> _DIRECTIONS FOR THIS TASK_
Whatever the listing holds, output it without alteration.

======== DATASET RECORDS ========

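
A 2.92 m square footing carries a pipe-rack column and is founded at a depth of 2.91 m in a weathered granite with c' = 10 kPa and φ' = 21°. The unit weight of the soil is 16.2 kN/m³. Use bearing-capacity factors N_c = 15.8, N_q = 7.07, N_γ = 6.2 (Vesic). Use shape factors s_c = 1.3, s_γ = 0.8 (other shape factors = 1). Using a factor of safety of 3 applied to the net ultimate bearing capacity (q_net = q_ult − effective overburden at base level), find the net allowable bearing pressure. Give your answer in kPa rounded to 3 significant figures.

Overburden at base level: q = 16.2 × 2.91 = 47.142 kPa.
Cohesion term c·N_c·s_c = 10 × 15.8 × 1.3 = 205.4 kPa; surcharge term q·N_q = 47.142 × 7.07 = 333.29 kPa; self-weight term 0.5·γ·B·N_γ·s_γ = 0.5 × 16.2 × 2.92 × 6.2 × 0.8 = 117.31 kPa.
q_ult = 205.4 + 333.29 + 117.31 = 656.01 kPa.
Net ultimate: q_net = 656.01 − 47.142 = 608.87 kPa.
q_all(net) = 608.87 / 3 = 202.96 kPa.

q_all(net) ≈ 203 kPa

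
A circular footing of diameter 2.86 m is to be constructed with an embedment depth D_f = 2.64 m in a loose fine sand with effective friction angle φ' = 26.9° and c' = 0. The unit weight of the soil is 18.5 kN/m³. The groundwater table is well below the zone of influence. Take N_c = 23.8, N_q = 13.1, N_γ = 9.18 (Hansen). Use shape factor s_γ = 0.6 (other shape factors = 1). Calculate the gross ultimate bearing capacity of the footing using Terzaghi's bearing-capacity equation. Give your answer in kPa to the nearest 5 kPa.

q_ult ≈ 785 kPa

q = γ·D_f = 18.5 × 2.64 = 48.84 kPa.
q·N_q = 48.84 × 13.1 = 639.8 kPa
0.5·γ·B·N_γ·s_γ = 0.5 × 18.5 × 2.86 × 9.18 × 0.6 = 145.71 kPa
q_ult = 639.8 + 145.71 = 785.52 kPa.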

========

> _EXERCISE OUTPUT_
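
A 2.92 m square footing carries a pipe-rack column and is founded at a depth of 2.91 m in a weathered granite with c' = 10 kPa and φ' = 21°. The unit weight of the soil is 16.2 kN/m³. Use bearing-capacity factors N_c = 15.8, N_q = 7.07, N_γ = 6.2 (Vesic). Use shape factors s_c = 1.3, s_γ = 0.8 (other shape factors = 1). Using a factor of safety of 3 applied to the net ultimate bearing capacity (q_net = q_ult − effective overburden at base level), find the net allowable bearing pressure. Give your answer in kPa rounded to 3 significant figures.

Overburden at base level: q = 16.2 × 2.91 = 47.142 kPa.
Cohesion term c·N_c·s_c = 10 × 15.8 × 1.3 = 205.4 kPa; surcharge term q·N_q = 47.142 × 7.07 = 333.29 kPa; self-weight term 0.5·γ·B·N_γ·s_γ = 0.5 × 16.2 × 2.92 × 6.2 × 0.8 = 117.31 kPa.
q_ult = 205.4 + 333.29 + 117.31 = 656.01 kPa.
Net ultimate: q_net = 656.01 − 47.142 = 608.87 kPa.
q_all(net) = 608.87 / 3 = 202.96 kPa.

q_all(net) ≈ 203 kPa

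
A circular footing of diameter 2.86 m is to be constructed with an embedment depth D_f = 2.64 m in a loose fine sand with effective friction angle φ' = 26.9° and c' = 0. The unit weight of the soil is 18.5 kN/m³. The groundwater table is well below the zone of influence. Take N_c = 23.8, N_q = 13.1, N_γ = 9.18 (Hansen). Use shape factor s_γ = 0.6 (other shape factors = 1). Calculate the gross ultimate bearing capacity of the footing using Terzaghi's bearing-capacity equation. Give your answer in kPa to the nearest 5 kPa.

q_ult ≈ 785 kPa

q = γ·D_f = 18.5 × 2.64 = 48.84 kPa.
q·N_q = 48.84 × 13.1 = 639.8 kPa
0.5·γ·B·N_γ·s_γ = 0.5 × 18.5 × 2.86 × 9.18 × 0.6 = 145.71 kPa
q_ult = 639.8 + 145.71 = 785.52 kPa.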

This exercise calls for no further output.